§ EXERCISE DETAILS:
The reply should consist of one number, the count of lines below in which the word "workshop" appears.

Stored data entries:
==========
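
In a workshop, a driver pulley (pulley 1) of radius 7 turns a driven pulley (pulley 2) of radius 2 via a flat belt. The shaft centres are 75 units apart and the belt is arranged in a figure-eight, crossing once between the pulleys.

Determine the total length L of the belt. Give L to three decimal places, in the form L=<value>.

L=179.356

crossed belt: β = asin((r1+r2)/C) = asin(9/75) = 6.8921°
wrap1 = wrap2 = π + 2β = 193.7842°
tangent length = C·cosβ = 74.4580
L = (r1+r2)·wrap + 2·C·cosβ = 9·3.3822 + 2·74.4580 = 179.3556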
==========
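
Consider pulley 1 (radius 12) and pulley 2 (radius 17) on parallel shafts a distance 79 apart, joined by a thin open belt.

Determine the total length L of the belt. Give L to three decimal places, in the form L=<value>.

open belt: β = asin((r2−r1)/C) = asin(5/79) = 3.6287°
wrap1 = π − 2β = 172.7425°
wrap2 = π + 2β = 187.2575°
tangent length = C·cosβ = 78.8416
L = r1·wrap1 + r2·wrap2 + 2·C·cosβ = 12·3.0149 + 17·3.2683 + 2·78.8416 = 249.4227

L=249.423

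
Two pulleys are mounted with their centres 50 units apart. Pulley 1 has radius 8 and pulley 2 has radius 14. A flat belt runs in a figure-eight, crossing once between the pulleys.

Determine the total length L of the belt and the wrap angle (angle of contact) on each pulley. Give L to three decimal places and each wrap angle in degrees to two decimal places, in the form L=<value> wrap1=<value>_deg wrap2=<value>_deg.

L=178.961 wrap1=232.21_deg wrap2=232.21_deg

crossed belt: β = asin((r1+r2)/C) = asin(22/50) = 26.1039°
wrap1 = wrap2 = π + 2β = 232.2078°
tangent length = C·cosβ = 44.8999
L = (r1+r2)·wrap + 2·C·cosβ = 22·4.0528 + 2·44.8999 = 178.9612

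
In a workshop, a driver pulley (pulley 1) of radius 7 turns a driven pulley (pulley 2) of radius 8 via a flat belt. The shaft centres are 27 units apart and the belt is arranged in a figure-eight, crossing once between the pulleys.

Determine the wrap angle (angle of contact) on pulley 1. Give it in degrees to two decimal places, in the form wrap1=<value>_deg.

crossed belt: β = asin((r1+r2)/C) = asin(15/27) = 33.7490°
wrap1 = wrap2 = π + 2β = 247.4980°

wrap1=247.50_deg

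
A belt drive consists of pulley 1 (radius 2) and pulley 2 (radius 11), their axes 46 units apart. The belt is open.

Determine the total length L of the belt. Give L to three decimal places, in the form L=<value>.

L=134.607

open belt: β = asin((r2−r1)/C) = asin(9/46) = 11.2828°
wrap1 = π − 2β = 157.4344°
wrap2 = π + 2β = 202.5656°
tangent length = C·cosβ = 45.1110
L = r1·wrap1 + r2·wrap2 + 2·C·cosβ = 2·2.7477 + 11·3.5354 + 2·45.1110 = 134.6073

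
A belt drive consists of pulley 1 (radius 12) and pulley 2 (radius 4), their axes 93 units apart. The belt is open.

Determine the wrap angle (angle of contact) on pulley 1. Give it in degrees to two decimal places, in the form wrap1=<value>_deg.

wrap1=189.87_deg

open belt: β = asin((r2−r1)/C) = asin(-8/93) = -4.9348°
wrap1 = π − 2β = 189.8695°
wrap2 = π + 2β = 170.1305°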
==========
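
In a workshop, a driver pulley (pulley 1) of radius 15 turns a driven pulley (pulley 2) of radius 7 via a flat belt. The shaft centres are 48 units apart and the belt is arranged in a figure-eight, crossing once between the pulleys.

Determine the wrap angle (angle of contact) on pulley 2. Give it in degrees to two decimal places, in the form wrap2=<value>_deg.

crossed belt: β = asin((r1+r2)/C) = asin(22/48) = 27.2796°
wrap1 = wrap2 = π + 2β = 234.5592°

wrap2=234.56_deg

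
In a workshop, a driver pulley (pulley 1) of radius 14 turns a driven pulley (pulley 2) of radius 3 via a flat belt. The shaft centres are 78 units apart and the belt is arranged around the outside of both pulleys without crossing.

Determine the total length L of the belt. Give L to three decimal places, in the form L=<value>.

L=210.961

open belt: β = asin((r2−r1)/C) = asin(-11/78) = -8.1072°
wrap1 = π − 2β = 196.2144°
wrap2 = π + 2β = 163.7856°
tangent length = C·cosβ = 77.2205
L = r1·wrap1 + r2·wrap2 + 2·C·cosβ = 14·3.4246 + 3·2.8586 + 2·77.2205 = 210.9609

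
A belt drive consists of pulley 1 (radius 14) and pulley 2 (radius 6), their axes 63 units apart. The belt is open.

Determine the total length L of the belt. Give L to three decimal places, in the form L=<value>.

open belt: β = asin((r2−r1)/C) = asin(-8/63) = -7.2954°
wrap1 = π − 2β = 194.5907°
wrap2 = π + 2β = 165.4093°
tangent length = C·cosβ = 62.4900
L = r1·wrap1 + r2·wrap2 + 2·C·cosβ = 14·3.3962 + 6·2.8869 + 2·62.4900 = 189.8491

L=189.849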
==========
§ WRITTEN ANSWER:
4